Task to carry out >> Word for word, reproduce the records that follow.

Stored data:
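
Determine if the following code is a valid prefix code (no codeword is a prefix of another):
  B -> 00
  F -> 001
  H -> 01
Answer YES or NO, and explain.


Checking each pair (does one codeword prefix another?):
  B='00' vs F='001': prefix -- VIOLATION

NO -- this is NOT a valid prefix code. B (00) is a prefix of F (001).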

Solution to the exercise >>
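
Determine if the following code is a valid prefix code (no codeword is a prefix of another):
  B -> 00
  F -> 001
  H -> 01
Answer YES or NO, and explain.


Checking each pair (does one codeword prefix another?):
  B='00' vs F='001': prefix -- VIOLATION

NO -- this is NOT a valid prefix code. B (00) is a prefix of F (001).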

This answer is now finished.